___ Material supplied

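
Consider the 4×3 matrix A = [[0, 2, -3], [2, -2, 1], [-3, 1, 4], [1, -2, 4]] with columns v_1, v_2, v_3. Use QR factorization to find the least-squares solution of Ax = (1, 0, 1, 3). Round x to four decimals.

v_1 = (0, 2, -3, 1); ‖v_1‖ = 3.7417, so e_1 = (0.0000, 0.5345, -0.8018, 0.2673).
e_1·v_2 = 0.0000·2 + 0.5345·(-2) + (-0.8018)·1 + 0.2673·(-2) = -2.4054.
u_2 = v_2 + 2.4054·e_1 = (2.0000, -0.7143, -0.9286, -1.3571).
‖u_2‖ = 2.6859, so e_2 = (0.7446, -0.2659, -0.3457, -0.5053).
e_1·v_3 = 0.0000·(-3) + 0.5345·1 + (-0.8018)·4 + 0.2673·4 = -1.6036; e_2·v_3 = 0.7446·(-3) + (-0.2659)·1 + (-0.3457)·4 + (-0.5053)·4 = -5.9038.
u_3 = v_3 + 1.6036·e_1 + 5.9038·e_2 = (1.3960, 0.2871, 0.6733, 1.4455).
‖u_3‖ = 2.1388, so e_3 = (0.6527, 0.1343, 0.3148, 0.6759).
Qᵀb = (0.0000, -1.1169, 2.9952).
Back-substitute: x_3 = 2.9952/2.1388 = 1.4004.
x_2 = (-1.1169 + 5.9038·1.4004)/2.6859 = 2.6623.
x_1 = (0.0000 + 2.4054·2.6623 + 1.6036·1.4004)/3.7417 = 2.3117.

x = (2.3117, 2.6623, 1.4004)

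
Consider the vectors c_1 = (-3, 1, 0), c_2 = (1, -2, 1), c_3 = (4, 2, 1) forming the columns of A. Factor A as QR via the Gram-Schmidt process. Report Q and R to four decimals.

c_1 = (-3, 1, 0); ‖c_1‖ = 3.1623, so e_1 = (-0.9487, 0.3162, 0.0000).
e_1·c_2 = (-0.9487)·1 + 0.3162·(-2) + 0.0000·1 = -1.5811.
u_2 = c_2 + 1.5811·e_1 = (-0.5000, -1.5000, 1.0000).
‖u_2‖ = 1.8708, so e_2 = (-0.2673, -0.8018, 0.5345).
e_1·c_3 = (-0.9487)·4 + 0.3162·2 + 0.0000·1 = -3.1623; e_2·c_3 = (-0.2673)·4 + (-0.8018)·2 + 0.5345·1 = -2.1381.
u_3 = c_3 + 3.1623·e_1 + 2.1381·e_2 = (0.4286, 1.2857, 2.1429).
‖u_3‖ = 2.5355, so e_3 = (0.1690, 0.5071, 0.8452).

Q = [[-0.9487, -0.2673, 0.1690], [0.3162, -0.8018, 0.5071], [0.0000, 0.5345, 0.8452]], R = [[3.1623, -1.5811, -3.1623], [0.0000, 1.8708, -2.1381], [0.0000, 0.0000, 2.5355]]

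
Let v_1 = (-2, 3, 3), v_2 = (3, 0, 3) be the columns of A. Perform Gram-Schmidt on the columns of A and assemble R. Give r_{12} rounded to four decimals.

r_{12} = 0.6396

v_1 = (-2, 3, 3); ‖v_1‖ = 4.6904, so e_1 = (-0.4264, 0.6396, 0.6396).
r_{12} = e_1·v_2 = 0.6396.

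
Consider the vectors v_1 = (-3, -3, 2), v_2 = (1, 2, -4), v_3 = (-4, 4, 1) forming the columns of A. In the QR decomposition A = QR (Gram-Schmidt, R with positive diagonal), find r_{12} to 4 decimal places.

r_{12} = -3.6244

v_1 = (-3, -3, 2); ‖v_1‖ = 4.6904, so q_1 = (-0.6396, -0.6396, 0.4264).
r_{12} = q_1·v_2 = -3.6244.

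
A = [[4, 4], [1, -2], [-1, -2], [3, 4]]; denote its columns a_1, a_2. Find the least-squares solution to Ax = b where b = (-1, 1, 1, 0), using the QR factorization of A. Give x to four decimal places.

q_1 = a_1/‖a_1‖ = (4, 1, -1, 3)/5.1962 = (0.7698, 0.1925, -0.1925, 0.5774).
r_{12} = q_1·a_2 = 5.3886.
u_2 = a_2 − 5.3886·q_1 = (-0.1481, -3.0370, -0.9630, 0.8889).
‖u_2‖ = 3.3110, so q_2 = (-0.0447, -0.9172, -0.2908, 0.2685).
Qᵀb = (-0.7698, -1.1633).
Back-substitute: x_2 = -1.1633/3.3110 = -0.3514.
x_1 = (-0.7698 − 5.3886·(-0.3514))/5.1962 = 0.2162.

x = (0.2162, -0.3514)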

______

* [Directions] Reproduce the data exactly, altering nothing.

* [Task result]
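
Consider the 4×3 matrix A = [[0, 2, -3], [2, -2, 1], [-3, 1, 4], [1, -2, 4]] with columns v_1, v_2, v_3. Use QR factorization to find the least-squares solution of Ax = (1, 0, 1, 3). Round x to four decimals.

v_1 = (0, 2, -3, 1); ‖v_1‖ = 3.7417, so e_1 = (0.0000, 0.5345, -0.8018, 0.2673).
e_1·v_2 = 0.0000·2 + 0.5345·(-2) + (-0.8018)·1 + 0.2673·(-2) = -2.4054.
u_2 = v_2 + 2.4054·e_1 = (2.0000, -0.7143, -0.9286, -1.3571).
‖u_2‖ = 2.6859, so e_2 = (0.7446, -0.2659, -0.3457, -0.5053).
e_1·v_3 = 0.0000·(-3) + 0.5345·1 + (-0.8018)·4 + 0.2673·4 = -1.6036; e_2·v_3 = 0.7446·(-3) + (-0.2659)·1 + (-0.3457)·4 + (-0.5053)·4 = -5.9038.
u_3 = v_3 + 1.6036·e_1 + 5.9038·e_2 = (1.3960, 0.2871, 0.6733, 1.4455).
‖u_3‖ = 2.1388, so e_3 = (0.6527, 0.1343, 0.3148, 0.6759).
Qᵀb = (0.0000, -1.1169, 2.9952).
Back-substitute: x_3 = 2.9952/2.1388 = 1.4004.
x_2 = (-1.1169 + 5.9038·1.4004)/2.6859 = 2.6623.
x_1 = (0.0000 + 2.4054·2.6623 + 1.6036·1.4004)/3.7417 = 2.3117.

x = (2.3117, 2.6623, 1.4004)

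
Consider the vectors c_1 = (-3, 1, 0), c_2 = (1, -2, 1), c_3 = (4, 2, 1) forming the columns of A. Factor A as QR via the Gram-Schmidt process. Report Q and R to four decimals.

c_1 = (-3, 1, 0); ‖c_1‖ = 3.1623, so e_1 = (-0.9487, 0.3162, 0.0000).
e_1·c_2 = (-0.9487)·1 + 0.3162·(-2) + 0.0000·1 = -1.5811.
u_2 = c_2 + 1.5811·e_1 = (-0.5000, -1.5000, 1.0000).
‖u_2‖ = 1.8708, so e_2 = (-0.2673, -0.8018, 0.5345).
e_1·c_3 = (-0.9487)·4 + 0.3162·2 + 0.0000·1 = -3.1623; e_2·c_3 = (-0.2673)·4 + (-0.8018)·2 + 0.5345·1 = -2.1381.
u_3 = c_3 + 3.1623·e_1 + 2.1381·e_2 = (0.4286, 1.2857, 2.1429).
‖u_3‖ = 2.5355, so e_3 = (0.1690, 0.5071, 0.8452).

Q = [[-0.9487, -0.2673, 0.1690], [0.3162, -0.8018, 0.5071], [0.0000, 0.5345, 0.8452]], R = [[3.1623, -1.5811, -3.1623], [0.0000, 1.8708, -2.1381], [0.0000, 0.0000, 2.5355]]

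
Let v_1 = (-2, 3, 3), v_2 = (3, 0, 3) be the columns of A. Perform Gram-Schmidt on the columns of A and assemble R. Give r_{12} rounded to four decimals.

r_{12} = 0.6396

v_1 = (-2, 3, 3); ‖v_1‖ = 4.6904, so e_1 = (-0.4264, 0.6396, 0.6396).
r_{12} = e_1·v_2 = 0.6396.

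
Consider the vectors v_1 = (-3, -3, 2), v_2 = (1, 2, -4), v_3 = (-4, 4, 1) forming the columns of A. In the QR decomposition A = QR (Gram-Schmidt, R with positive diagonal), find r_{12} to 4 decimal places.

r_{12} = -3.6244

v_1 = (-3, -3, 2); ‖v_1‖ = 4.6904, so q_1 = (-0.6396, -0.6396, 0.4264).
r_{12} = q_1·v_2 = -3.6244.

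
A = [[4, 4], [1, -2], [-1, -2], [3, 4]]; denote its columns a_1, a_2. Find the least-squares solution to Ax = b where b = (-1, 1, 1, 0), using the QR factorization of A. Give x to four decimal places.

q_1 = a_1/‖a_1‖ = (4, 1, -1, 3)/5.1962 = (0.7698, 0.1925, -0.1925, 0.5774).
r_{12} = q_1·a_2 = 5.3886.
u_2 = a_2 − 5.3886·q_1 = (-0.1481, -3.0370, -0.9630, 0.8889).
‖u_2‖ = 3.3110, so q_2 = (-0.0447, -0.9172, -0.2908, 0.2685).
Qᵀb = (-0.7698, -1.1633).
Back-substitute: x_2 = -1.1633/3.3110 = -0.3514.
x_1 = (-0.7698 − 5.3886·(-0.3514))/5.1962 = 0.2162.

x = (0.2162, -0.3514)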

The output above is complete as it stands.